* Aim of the task:
All that is needed is the line in the material below containing "Sterling Utilities recently", plus every line after it, printed exactly.

* Provided records:
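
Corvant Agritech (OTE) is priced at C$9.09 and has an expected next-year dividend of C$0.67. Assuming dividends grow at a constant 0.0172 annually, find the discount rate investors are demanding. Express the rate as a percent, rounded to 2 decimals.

9.09%

Rearranging the constant-growth DDM: r = D₁/P₀ + g.
r = 0.6700 / 9.09 + 0.0172 = 0.07371 + 0.0172 = 0.09091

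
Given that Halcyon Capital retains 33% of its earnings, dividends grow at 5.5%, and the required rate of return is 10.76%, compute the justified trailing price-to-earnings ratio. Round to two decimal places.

13.44

Payout ratio b = 1 − 0.33 = 0.67.
Justified trailing P/E = b(1+g)/(r−g) = 0.67×(1+0.055)/(0.1076−0.055) = 13.4382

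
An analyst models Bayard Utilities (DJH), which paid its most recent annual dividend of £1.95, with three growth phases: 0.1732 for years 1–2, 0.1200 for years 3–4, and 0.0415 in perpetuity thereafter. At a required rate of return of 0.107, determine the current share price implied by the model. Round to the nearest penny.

Three-stage DDM. Project D₁…D_4; terminal Gordon value at t=4 with g = 0.0415; discount at r = 0.107.
D_1 = 2.2877
D_2 = 2.6840
D_3 = 3.0061
D_4 = 3.3668
TV_4 = 3.5065/(0.107−0.0415) = 53.5344
P₀ = Σ Dₜ/(1+r)ᵗ + TV_4/(1+r)^4 = 44.3633

£44.36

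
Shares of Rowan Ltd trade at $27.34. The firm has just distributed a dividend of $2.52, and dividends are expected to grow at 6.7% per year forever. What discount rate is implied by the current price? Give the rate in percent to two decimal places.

16.53%

Rearranging the constant-growth DDM: r = D₁/P₀ + g.
D₁ = 2.52 × (1 + 0.067) = 2.6888.
r = 2.6888 / 27.34 + 0.067 = 0.09835 + 0.067 = 0.16535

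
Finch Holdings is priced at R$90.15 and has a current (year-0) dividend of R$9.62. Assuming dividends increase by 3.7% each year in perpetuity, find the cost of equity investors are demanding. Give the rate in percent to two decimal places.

Rearranging the constant-growth DDM: r = D₁/P₀ + g.
D₁ = 9.62 × (1 + 0.037) = 9.9759.
r = 9.9759 / 90.15 + 0.037 = 0.11066 + 0.037 = 0.14766

14.77%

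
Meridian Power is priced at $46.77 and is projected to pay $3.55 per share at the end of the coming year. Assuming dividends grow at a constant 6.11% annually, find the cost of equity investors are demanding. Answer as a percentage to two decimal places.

13.70%

Rearranging the constant-growth DDM: r = D₁/P₀ + g.
r = 3.5500 / 46.77 + 0.0611 = 0.07590 + 0.0611 = 0.13700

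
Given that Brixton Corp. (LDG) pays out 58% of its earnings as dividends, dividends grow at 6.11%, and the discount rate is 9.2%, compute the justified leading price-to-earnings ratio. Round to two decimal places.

Justified leading P/E = b/(r−g) = 0.58/(0.092−0.0611) = 18.7702

18.77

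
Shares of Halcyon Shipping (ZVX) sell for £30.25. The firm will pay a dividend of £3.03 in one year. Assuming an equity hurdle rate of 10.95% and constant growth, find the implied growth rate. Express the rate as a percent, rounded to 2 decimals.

0.93%

From P₀ = D₁/(r − g), the implied growth is g = r − D₁/P₀.
g = 0.1095 − 3.03/30.25 = 0.1095 − 0.10017 = 0.00933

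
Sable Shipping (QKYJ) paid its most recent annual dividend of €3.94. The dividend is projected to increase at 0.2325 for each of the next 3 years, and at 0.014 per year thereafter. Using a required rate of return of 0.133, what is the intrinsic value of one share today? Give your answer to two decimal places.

€57.24

Two-stage DDM. Project D₁…D_3 at 0.2325, terminal growth 0.014, discount at r = 0.133.
D_1 = 4.8560
D_2 = 5.9851
D_3 = 7.3766
Terminal value at t=3: TV = D_4/(r−g) = 7.4799/(0.133−0.014) = 62.8562
P₀ = 4.8560/(1+0.133)^1 + 5.9851/(1+0.133)^2 + 7.3766/(1+0.133)^3 + 62.8562/(1+0.133)^3 = 57.2376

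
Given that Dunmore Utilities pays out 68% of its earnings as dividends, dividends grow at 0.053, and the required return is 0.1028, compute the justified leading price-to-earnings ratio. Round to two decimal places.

13.65

Justified leading P/E = b/(r−g) = 0.68/(0.1028−0.053) = 13.6546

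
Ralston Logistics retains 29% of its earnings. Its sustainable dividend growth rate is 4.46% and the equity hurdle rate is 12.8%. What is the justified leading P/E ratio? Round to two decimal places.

8.51

Payout ratio b = 1 − 0.29 = 0.71.
Justified leading P/E = b/(r−g) = 0.71/(0.128−0.0446) = 8.5132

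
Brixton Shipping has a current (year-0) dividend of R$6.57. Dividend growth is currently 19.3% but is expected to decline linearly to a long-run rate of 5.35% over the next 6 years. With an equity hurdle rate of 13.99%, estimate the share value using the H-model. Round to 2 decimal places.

R$111.93

H-model: P₀ = D₀[(1+g_L) + H(g_S−g_L)]/(r−g_L), with H = 6/2 = 3.
P₀ = 6.57 × [(1+0.0535) + 3×(0.193−0.0535)] / (0.1399−0.0535)
   = 6.57 × 1.4720 / 0.0864 = 111.9333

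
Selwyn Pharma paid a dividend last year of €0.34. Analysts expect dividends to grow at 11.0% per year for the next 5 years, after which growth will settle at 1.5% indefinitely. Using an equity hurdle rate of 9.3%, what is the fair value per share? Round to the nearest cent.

Two-stage DDM. Project D₁…D_5 at 0.11, terminal growth 0.015, discount at r = 0.093.
D_1 = 0.3774
D_2 = 0.4189
D_3 = 0.4650
D_4 = 0.5161
D_5 = 0.5729
Terminal value at t=5: TV = D_6/(r−g) = 0.5815/(0.093−0.015) = 7.4553
P₀ = 0.3774/(1+0.093)^1 + 0.4189/(1+0.093)^2 + 0.4650/(1+0.093)^3 + 0.5161/(1+0.093)^4 + 0.5729/(1+0.093)^5 + 7.4553/(1+0.093)^5 = 6.5603

€6.56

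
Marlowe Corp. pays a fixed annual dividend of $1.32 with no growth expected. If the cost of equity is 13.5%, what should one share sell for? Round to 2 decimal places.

$9.78

Zero-growth DDM (perpetuity): P₀ = D/r = 1.32 / 0.135 = 9.7778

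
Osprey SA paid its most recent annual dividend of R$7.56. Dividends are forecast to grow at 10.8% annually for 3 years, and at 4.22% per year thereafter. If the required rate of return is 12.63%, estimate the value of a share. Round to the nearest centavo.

R$111.14

Two-stage DDM. Project D₁…D_3 at 0.108, terminal growth 0.0422, discount at r = 0.1263.
D_1 = 8.3765
D_2 = 9.2811
D_3 = 10.2835
Terminal value at t=3: TV = D_4/(r−g) = 10.7175/(0.1263−0.0422) = 127.4372
P₀ = 8.3765/(1+0.1263)^1 + 9.2811/(1+0.1263)^2 + 10.2835/(1+0.1263)^3 + 127.4372/(1+0.1263)^3 = 111.1446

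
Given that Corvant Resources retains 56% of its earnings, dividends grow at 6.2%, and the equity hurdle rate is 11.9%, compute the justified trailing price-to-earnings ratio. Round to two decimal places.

Payout ratio b = 1 − 0.56 = 0.44.
Justified trailing P/E = b(1+g)/(r−g) = 0.44×(1+0.062)/(0.119−0.062) = 8.1979

8.20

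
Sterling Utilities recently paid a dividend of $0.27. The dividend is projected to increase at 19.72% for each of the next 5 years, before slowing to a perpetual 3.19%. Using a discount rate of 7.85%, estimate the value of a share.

$11.94

Two-stage DDM. Project D₁…D_5 at 0.1972, terminal growth 0.0319, discount at r = 0.0785.
D_1 = 0.3232
D_2 = 0.3870
D_3 = 0.4633
D_4 = 0.5547
D_5 = 0.6640
Terminal value at t=5: TV = D_6/(r−g) = 0.6852/(0.0785−0.0319) = 14.7045
P₀ = 0.3232/(1+0.0785)^1 + 0.3870/(1+0.0785)^2 + 0.4633/(1+0.0785)^3 + 0.5547/(1+0.0785)^4 + 0.6640/(1+0.0785)^5 + 14.7045/(1+0.0785)^5 = 11.9442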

* Task response:
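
Sterling Utilities recently paid a dividend of $0.27. The dividend is projected to increase at 19.72% for each of the next 5 years, before slowing to a perpetual 3.19%. Using a discount rate of 7.85%, estimate the value of a share.

$11.94

Two-stage DDM. Project D₁…D_5 at 0.1972, terminal growth 0.0319, discount at r = 0.0785.
D_1 = 0.3232
D_2 = 0.3870
D_3 = 0.4633
D_4 = 0.5547
D_5 = 0.6640
Terminal value at t=5: TV = D_6/(r−g) = 0.6852/(0.0785−0.0319) = 14.7045
P₀ = 0.3232/(1+0.0785)^1 + 0.3870/(1+0.0785)^2 + 0.4633/(1+0.0785)^3 + 0.5547/(1+0.0785)^4 + 0.6640/(1+0.0785)^5 + 14.7045/(1+0.0785)^5 = 11.9442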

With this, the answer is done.